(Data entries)
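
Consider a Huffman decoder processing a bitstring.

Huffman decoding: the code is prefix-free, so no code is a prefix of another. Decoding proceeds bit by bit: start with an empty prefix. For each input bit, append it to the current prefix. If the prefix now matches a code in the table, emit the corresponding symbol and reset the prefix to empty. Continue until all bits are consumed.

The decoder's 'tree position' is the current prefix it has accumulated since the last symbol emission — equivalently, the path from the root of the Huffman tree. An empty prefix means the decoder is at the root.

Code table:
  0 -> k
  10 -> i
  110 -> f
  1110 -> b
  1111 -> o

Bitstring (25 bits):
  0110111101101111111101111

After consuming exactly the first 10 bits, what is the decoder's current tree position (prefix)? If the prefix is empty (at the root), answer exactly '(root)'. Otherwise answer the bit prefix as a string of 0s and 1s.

Answer: 1

Derivation:
Bit 0: prefix='0' -> emit 'k', reset
Bit 1: prefix='1' (no match yet)
Bit 2: prefix='11' (no match yet)
Bit 3: prefix='110' -> emit 'f', reset
Bit 4: prefix='1' (no match yet)
Bit 5: prefix='11' (no match yet)
Bit 6: prefix='111' (no match yet)
Bit 7: prefix='1111' -> emit 'o', reset
Bit 8: prefix='0' -> emit 'k', reset
Bit 9: prefix='1' (no match yet)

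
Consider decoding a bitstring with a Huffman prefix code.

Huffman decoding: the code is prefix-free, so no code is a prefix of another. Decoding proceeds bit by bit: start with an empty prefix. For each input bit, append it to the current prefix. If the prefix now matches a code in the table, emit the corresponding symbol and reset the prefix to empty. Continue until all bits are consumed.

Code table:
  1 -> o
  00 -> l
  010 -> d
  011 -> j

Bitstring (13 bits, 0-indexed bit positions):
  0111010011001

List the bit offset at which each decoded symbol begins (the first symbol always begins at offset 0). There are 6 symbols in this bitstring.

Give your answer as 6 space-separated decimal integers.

Bit 0: prefix='0' (no match yet)
Bit 1: prefix='01' (no match yet)
Bit 2: prefix='011' -> emit 'j', reset
Bit 3: prefix='1' -> emit 'o', reset
Bit 4: prefix='0' (no match yet)
Bit 5: prefix='01' (no match yet)
Bit 6: prefix='010' -> emit 'd', reset
Bit 7: prefix='0' (no match yet)
Bit 8: prefix='01' (no match yet)
Bit 9: prefix='011' -> emit 'j', reset
Bit 10: prefix='0' (no match yet)
Bit 11: prefix='00' -> emit 'l', reset
Bit 12: prefix='1' -> emit 'o', reset

Answer: 0 3 4 7 10 12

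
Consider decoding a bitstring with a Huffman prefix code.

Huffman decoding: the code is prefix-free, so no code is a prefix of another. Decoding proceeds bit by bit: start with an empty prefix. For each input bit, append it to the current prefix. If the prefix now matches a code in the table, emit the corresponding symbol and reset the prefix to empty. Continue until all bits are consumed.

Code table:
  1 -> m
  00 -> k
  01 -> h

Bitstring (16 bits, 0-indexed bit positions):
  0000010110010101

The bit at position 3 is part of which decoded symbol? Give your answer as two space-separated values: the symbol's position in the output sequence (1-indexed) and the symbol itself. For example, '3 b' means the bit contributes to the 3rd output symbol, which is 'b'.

Bit 0: prefix='0' (no match yet)
Bit 1: prefix='00' -> emit 'k', reset
Bit 2: prefix='0' (no match yet)
Bit 3: prefix='00' -> emit 'k', reset
Bit 4: prefix='0' (no match yet)
Bit 5: prefix='01' -> emit 'h', reset
Bit 6: prefix='0' (no match yet)
Bit 7: prefix='01' -> emit 'h', reset

Answer: 2 k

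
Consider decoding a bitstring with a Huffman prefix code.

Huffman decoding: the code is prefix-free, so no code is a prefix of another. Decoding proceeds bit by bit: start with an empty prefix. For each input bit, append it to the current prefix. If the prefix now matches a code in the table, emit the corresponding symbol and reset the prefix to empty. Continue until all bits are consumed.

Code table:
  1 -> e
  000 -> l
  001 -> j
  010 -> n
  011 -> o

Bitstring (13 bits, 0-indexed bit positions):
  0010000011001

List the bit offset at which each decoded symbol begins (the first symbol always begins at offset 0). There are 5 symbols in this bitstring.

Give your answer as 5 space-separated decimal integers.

Answer: 0 3 6 9 10

Derivation:
Bit 0: prefix='0' (no match yet)
Bit 1: prefix='00' (no match yet)
Bit 2: prefix='001' -> emit 'j', reset
Bit 3: prefix='0' (no match yet)
Bit 4: prefix='00' (no match yet)
Bit 5: prefix='000' -> emit 'l', reset
Bit 6: prefix='0' (no match yet)
Bit 7: prefix='00' (no match yet)
Bit 8: prefix='001' -> emit 'j', reset
Bit 9: prefix='1' -> emit 'e', reset
Bit 10: prefix='0' (no match yet)
Bit 11: prefix='00' (no match yet)
Bit 12: prefix='001' -> emit 'j', reset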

# INSTRUCTIONS FOR THE TASK
Print out each line of the data exactly.

# TASK RESPONSE
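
Consider a Huffman decoder processing a bitstring.

Huffman decoding: the code is prefix-free, so no code is a prefix of another. Decoding proceeds bit by bit: start with an empty prefix. For each input bit, append it to the current prefix. If the prefix now matches a code in the table, emit the corresponding symbol and reset the prefix to empty. Continue until all bits are consumed.

The decoder's 'tree position' is the current prefix it has accumulated since the last symbol emission — equivalently, the path from the root of the Huffman tree. An empty prefix means the decoder is at the root.

Code table:
  0 -> k
  10 -> i
  110 -> f
  1110 -> b
  1111 -> o

Bitstring (25 bits):
  0110111101101111111101111

After consuming exactly the first 10 bits, what is the decoder's current tree position (prefix)? If the prefix is empty (at the root), answer exactly '(root)'. Otherwise answer the bit prefix as a string of 0s and 1s.

Answer: 1

Derivation:
Bit 0: prefix='0' -> emit 'k', reset
Bit 1: prefix='1' (no match yet)
Bit 2: prefix='11' (no match yet)
Bit 3: prefix='110' -> emit 'f', reset
Bit 4: prefix='1' (no match yet)
Bit 5: prefix='11' (no match yet)
Bit 6: prefix='111' (no match yet)
Bit 7: prefix='1111' -> emit 'o', reset
Bit 8: prefix='0' -> emit 'k', reset
Bit 9: prefix='1' (no match yet)

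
Consider decoding a bitstring with a Huffman prefix code.

Huffman decoding: the code is prefix-free, so no code is a prefix of another. Decoding proceeds bit by bit: start with an empty prefix. For each input bit, append it to the current prefix. If the prefix now matches a code in the table, emit the corresponding symbol and reset the prefix to empty. Continue until all bits are consumed.

Code table:
  1 -> o
  00 -> l
  010 -> d
  011 -> j

Bitstring (13 bits, 0-indexed bit positions):
  0111010011001

List the bit offset at which each decoded symbol begins (the first symbol always begins at offset 0). There are 6 symbols in this bitstring.

Give your answer as 6 space-separated decimal integers.

Bit 0: prefix='0' (no match yet)
Bit 1: prefix='01' (no match yet)
Bit 2: prefix='011' -> emit 'j', reset
Bit 3: prefix='1' -> emit 'o', reset
Bit 4: prefix='0' (no match yet)
Bit 5: prefix='01' (no match yet)
Bit 6: prefix='010' -> emit 'd', reset
Bit 7: prefix='0' (no match yet)
Bit 8: prefix='01' (no match yet)
Bit 9: prefix='011' -> emit 'j', reset
Bit 10: prefix='0' (no match yet)
Bit 11: prefix='00' -> emit 'l', reset
Bit 12: prefix='1' -> emit 'o', reset

Answer: 0 3 4 7 10 12

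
Consider decoding a bitstring with a Huffman prefix code.

Huffman decoding: the code is prefix-free, so no code is a prefix of another. Decoding proceeds bit by bit: start with an empty prefix. For each input bit, append it to the current prefix. If the prefix now matches a code in the table, emit the corresponding symbol and reset the prefix to empty. Continue until all bits are consumed.

Code table:
  1 -> m
  00 -> k
  01 -> h

Bitstring (16 bits, 0-indexed bit positions):
  0000010110010101

The bit at position 3 is part of which decoded symbol? Give your answer as two space-separated values: the symbol's position in the output sequence (1-indexed) and the symbol itself. For example, '3 b' means the bit contributes to the 3rd output symbol, which is 'b'.

Bit 0: prefix='0' (no match yet)
Bit 1: prefix='00' -> emit 'k', reset
Bit 2: prefix='0' (no match yet)
Bit 3: prefix='00' -> emit 'k', reset
Bit 4: prefix='0' (no match yet)
Bit 5: prefix='01' -> emit 'h', reset
Bit 6: prefix='0' (no match yet)
Bit 7: prefix='01' -> emit 'h', reset

Answer: 2 k

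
Consider decoding a bitstring with a Huffman prefix code.

Huffman decoding: the code is prefix-free, so no code is a prefix of another. Decoding proceeds bit by bit: start with an empty prefix. For each input bit, append it to the current prefix. If the prefix now matches a code in the table, emit the corresponding symbol and reset the prefix to empty. Continue until all bits are consumed.

Code table:
  1 -> e
  000 -> l
  001 -> j
  010 -> n
  011 -> o

Bitstring (13 bits, 0-indexed bit positions):
  0010000011001

List the bit offset at which each decoded symbol begins (the first symbol always begins at offset 0). There are 5 symbols in this bitstring.

Give your answer as 5 space-separated decimal integers.

Answer: 0 3 6 9 10

Derivation:
Bit 0: prefix='0' (no match yet)
Bit 1: prefix='00' (no match yet)
Bit 2: prefix='001' -> emit 'j', reset
Bit 3: prefix='0' (no match yet)
Bit 4: prefix='00' (no match yet)
Bit 5: prefix='000' -> emit 'l', reset
Bit 6: prefix='0' (no match yet)
Bit 7: prefix='00' (no match yet)
Bit 8: prefix='001' -> emit 'j', reset
Bit 9: prefix='1' -> emit 'e', reset
Bit 10: prefix='0' (no match yet)
Bit 11: prefix='00' (no match yet)
Bit 12: prefix='001' -> emit 'j', reset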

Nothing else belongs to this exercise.